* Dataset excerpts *
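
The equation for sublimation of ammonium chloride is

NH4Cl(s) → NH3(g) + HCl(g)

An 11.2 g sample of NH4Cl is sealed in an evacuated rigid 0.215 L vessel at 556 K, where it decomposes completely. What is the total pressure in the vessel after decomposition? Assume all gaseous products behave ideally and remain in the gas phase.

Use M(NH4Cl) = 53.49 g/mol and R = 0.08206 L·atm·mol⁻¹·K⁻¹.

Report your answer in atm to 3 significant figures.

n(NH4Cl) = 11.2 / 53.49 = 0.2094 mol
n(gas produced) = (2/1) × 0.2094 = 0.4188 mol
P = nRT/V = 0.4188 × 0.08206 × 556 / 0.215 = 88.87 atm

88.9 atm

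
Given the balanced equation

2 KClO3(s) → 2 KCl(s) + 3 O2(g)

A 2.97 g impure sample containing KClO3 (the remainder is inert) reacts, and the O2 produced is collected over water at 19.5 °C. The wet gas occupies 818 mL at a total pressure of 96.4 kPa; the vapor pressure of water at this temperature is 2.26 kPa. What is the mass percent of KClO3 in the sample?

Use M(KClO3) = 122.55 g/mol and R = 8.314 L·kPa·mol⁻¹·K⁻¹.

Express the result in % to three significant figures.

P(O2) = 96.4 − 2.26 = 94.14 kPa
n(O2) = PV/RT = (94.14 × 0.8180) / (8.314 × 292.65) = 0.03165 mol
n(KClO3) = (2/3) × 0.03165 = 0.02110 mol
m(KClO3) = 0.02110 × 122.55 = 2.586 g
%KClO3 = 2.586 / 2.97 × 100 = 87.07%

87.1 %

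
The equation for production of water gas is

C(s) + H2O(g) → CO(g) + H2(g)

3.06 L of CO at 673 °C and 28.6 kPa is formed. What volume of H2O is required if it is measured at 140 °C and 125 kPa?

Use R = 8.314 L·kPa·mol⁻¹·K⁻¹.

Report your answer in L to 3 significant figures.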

* What the task requires *
Reproduce, exactly, all the lines shown above.

* Response *
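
The equation for sublimation of ammonium chloride is

NH4Cl(s) → NH3(g) + HCl(g)

An 11.2 g sample of NH4Cl is sealed in an evacuated rigid 0.215 L vessel at 556 K, where it decomposes completely. What is the total pressure in the vessel after decomposition? Assume all gaseous products behave ideally and remain in the gas phase.

Use M(NH4Cl) = 53.49 g/mol and R = 0.08206 L·atm·mol⁻¹·K⁻¹.

Report your answer in atm to 3 significant figures.

n(NH4Cl) = 11.2 / 53.49 = 0.2094 mol
n(gas produced) = (2/1) × 0.2094 = 0.4188 mol
P = nRT/V = 0.4188 × 0.08206 × 556 / 0.215 = 88.87 atm

88.9 atm

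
Given the balanced equation

2 KClO3(s) → 2 KCl(s) + 3 O2(g)

A 2.97 g impure sample containing KClO3 (the remainder is inert) reacts, and the O2 produced is collected over water at 19.5 °C. The wet gas occupies 818 mL at a total pressure of 96.4 kPa; the vapor pressure of water at this temperature is 2.26 kPa. What is the mass percent of KClO3 in the sample?

Use M(KClO3) = 122.55 g/mol and R = 8.314 L·kPa·mol⁻¹·K⁻¹.

Express the result in % to three significant figures.

P(O2) = 96.4 − 2.26 = 94.14 kPa
n(O2) = PV/RT = (94.14 × 0.8180) / (8.314 × 292.65) = 0.03165 mol
n(KClO3) = (2/3) × 0.03165 = 0.02110 mol
m(KClO3) = 0.02110 × 122.55 = 2.586 g
%KClO3 = 2.586 / 2.97 × 100 = 87.07%

87.1 %

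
The equation for production of water gas is

C(s) + H2O(g) → CO(g) + H2(g)

3.06 L of CO at 673 °C and 28.6 kPa is formed. What volume of H2O is required if it is measured at 140 °C and 125 kPa?

Use R = 8.314 L·kPa·mol⁻¹·K⁻¹.

Report your answer in L to 3 significant figures.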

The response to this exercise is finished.